Return the records exactly, please. Every line should match.

**DATASET CONTENT:**
- - -
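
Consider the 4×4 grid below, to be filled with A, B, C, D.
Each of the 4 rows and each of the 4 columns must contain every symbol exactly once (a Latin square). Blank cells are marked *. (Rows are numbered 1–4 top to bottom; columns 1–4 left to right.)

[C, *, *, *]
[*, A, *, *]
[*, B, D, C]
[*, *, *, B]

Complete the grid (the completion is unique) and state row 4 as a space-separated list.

Row 1, column 2: row 1 has {C} and column 2 has {A, B}, leaving only D.
Row 4, column 2: row 4 has {B} and column 2 has {A, B, D}, leaving only C.
Row 4, column 3: row 4 has {B, C} and column 3 has {D}, leaving only A.
Row 4, column 1: row 4 has {A, B, C} and column 1 has {C}, leaving only D.
So row 4 reads: D C A B.

D C A B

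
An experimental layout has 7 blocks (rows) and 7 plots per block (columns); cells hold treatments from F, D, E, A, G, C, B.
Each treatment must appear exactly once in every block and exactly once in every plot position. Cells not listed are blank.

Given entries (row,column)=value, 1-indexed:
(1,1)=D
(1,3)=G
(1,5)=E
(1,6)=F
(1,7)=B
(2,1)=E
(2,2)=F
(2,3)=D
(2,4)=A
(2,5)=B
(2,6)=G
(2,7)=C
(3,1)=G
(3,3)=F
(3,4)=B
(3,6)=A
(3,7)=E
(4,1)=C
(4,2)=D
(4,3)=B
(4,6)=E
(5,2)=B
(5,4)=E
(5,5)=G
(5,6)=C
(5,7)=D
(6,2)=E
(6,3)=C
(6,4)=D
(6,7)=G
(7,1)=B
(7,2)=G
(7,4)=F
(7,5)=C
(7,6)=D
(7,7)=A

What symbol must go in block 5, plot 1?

Block 1, plot 4: block 1 has {F, D, E, G, B} and plot 4 has {F, D, E, A, B}, leaving only C.
Block 1, plot 2: block 1 has {F, D, E, G, C, B} and plot 2 has {F, D, E, G, B}, leaving only A.
Block 3, plot 2: block 3 has {F, E, A, G, B} and plot 2 has {F, D, E, A, G, B}, leaving only C.
Block 3, plot 5: block 3 has {F, E, A, G, C, B} and plot 5 has {E, G, C, B}, leaving only D.
Block 4, plot 4: block 4 has {D, E, C, B} and plot 4 has {F, D, E, A, C, B}, leaving only G.
Block 4, plot 7: block 4 has {D, E, G, C, B} and plot 7 has {D, E, A, G, C, B}, leaving only F.
Block 4, plot 5: block 4 has {F, D, E, G, C, B} and plot 5 has {D, E, G, C, B}, leaving only A.
Block 5, plot 3: block 5 has {D, E, G, C, B} and plot 3 has {F, D, G, C, B}, leaving only A.
Block 5 already has {D, E, A, G, C, B} and plot 1 already has {D, E, G, C, B}, so block 5, plot 1 must be F.

F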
- - -
**WRITTEN SOLUTION:**
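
Consider the 4×4 grid below, to be filled with A, B, C, D.
Each of the 4 rows and each of the 4 columns must contain every symbol exactly once (a Latin square). Blank cells are marked *. (Rows are numbered 1–4 top to bottom; columns 1–4 left to right.)

[C, *, *, *]
[*, A, *, *]
[*, B, D, C]
[*, *, *, B]

Complete the grid (the completion is unique) and state row 4 as a space-separated list.

Row 1, column 2: row 1 has {C} and column 2 has {A, B}, leaving only D.
Row 4, column 2: row 4 has {B} and column 2 has {A, B, D}, leaving only C.
Row 4, column 3: row 4 has {B, C} and column 3 has {D}, leaving only A.
Row 4, column 1: row 4 has {A, B, C} and column 1 has {C}, leaving only D.
So row 4 reads: D C A B.

D C A B

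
An experimental layout has 7 blocks (rows) and 7 plots per block (columns); cells hold treatments from F, D, E, A, G, C, B.
Each treatment must appear exactly once in every block and exactly once in every plot position. Cells not listed are blank.

Given entries (row,column)=value, 1-indexed:
(1,1)=D
(1,3)=G
(1,5)=E
(1,6)=F
(1,7)=B
(2,1)=E
(2,2)=F
(2,3)=D
(2,4)=A
(2,5)=B
(2,6)=G
(2,7)=C
(3,1)=G
(3,3)=F
(3,4)=B
(3,6)=A
(3,7)=E
(4,1)=C
(4,2)=D
(4,3)=B
(4,6)=E
(5,2)=B
(5,4)=E
(5,5)=G
(5,6)=C
(5,7)=D
(6,2)=E
(6,3)=C
(6,4)=D
(6,7)=G
(7,1)=B
(7,2)=G
(7,4)=F
(7,5)=C
(7,6)=D
(7,7)=A

What symbol must go in block 5, plot 1?

Block 1, plot 4: block 1 has {F, D, E, G, B} and plot 4 has {F, D, E, A, B}, leaving only C.
Block 1, plot 2: block 1 has {F, D, E, G, C, B} and plot 2 has {F, D, E, G, B}, leaving only A.
Block 3, plot 2: block 3 has {F, E, A, G, B} and plot 2 has {F, D, E, A, G, B}, leaving only C.
Block 3, plot 5: block 3 has {F, E, A, G, C, B} and plot 5 has {E, G, C, B}, leaving only D.
Block 4, plot 4: block 4 has {D, E, C, B} and plot 4 has {F, D, E, A, C, B}, leaving only G.
Block 4, plot 7: block 4 has {D, E, G, C, B} and plot 7 has {D, E, A, G, C, B}, leaving only F.
Block 4, plot 5: block 4 has {F, D, E, G, C, B} and plot 5 has {D, E, G, C, B}, leaving only A.
Block 5, plot 3: block 5 has {D, E, G, C, B} and plot 3 has {F, D, G, C, B}, leaving only A.
Block 5 already has {D, E, A, G, C, B} and plot 1 already has {D, E, G, C, B}, so block 5, plot 1 must be F.

F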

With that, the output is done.